*HOW TO COMPLETE THIS TASK*
The answer is all of the data, repeated exactly.
━━━━━ LISTED RECORDS
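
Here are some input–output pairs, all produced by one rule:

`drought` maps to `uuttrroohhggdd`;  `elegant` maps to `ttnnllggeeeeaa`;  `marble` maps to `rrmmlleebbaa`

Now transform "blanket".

The pattern: double every character, then sort the characters into reverse alphabetical order.
Doing the same to "blanket": "ttnnllkkeebbaa".

ttnnllkkeebbaa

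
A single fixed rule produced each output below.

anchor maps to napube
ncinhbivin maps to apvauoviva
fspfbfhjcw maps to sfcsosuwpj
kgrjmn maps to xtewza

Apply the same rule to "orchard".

bepuneq

In each case the input is transformed by: shift every letter 13 places forward in the alphabet (wrapping around) — i.e. ROT13.
"orchard" → "bepuneq".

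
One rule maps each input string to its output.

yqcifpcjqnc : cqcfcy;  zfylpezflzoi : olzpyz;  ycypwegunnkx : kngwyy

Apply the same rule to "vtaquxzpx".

What's happening: keep every other character starting from the first (positions 1st, 3rd, 5th, ...), then reverse the string.
On "vtaquxzpx": the first step gives "vauzx", and the second then gives "xzuav".

xzuav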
━━━━━━━━━━
*EXERCISE SOLUTION*
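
Here are some input–output pairs, all produced by one rule:

`drought` maps to `uuttrroohhggdd`;  `elegant` maps to `ttnnllggeeeeaa`;  `marble` maps to `rrmmlleebbaa`

Now transform "blanket".

The pattern: double every character, then sort the characters into reverse alphabetical order.
Doing the same to "blanket": "ttnnllkkeebbaa".

ttnnllkkeebbaa

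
A single fixed rule produced each output below.

anchor maps to napube
ncinhbivin maps to apvauoviva
fspfbfhjcw maps to sfcsosuwpj
kgrjmn maps to xtewza

Apply the same rule to "orchard".

bepuneq

In each case the input is transformed by: shift every letter 13 places forward in the alphabet (wrapping around) — i.e. ROT13.
"orchard" → "bepuneq".

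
One rule maps each input string to its output.

yqcifpcjqnc : cqcfcy;  zfylpezflzoi : olzpyz;  ycypwegunnkx : kngwyy

Apply the same rule to "vtaquxzpx".

What's happening: keep every other character starting from the first (positions 1st, 3rd, 5th, ...), then reverse the string.
On "vtaquxzpx": the first step gives "vauzx", and the second then gives "xzuav".

xzuav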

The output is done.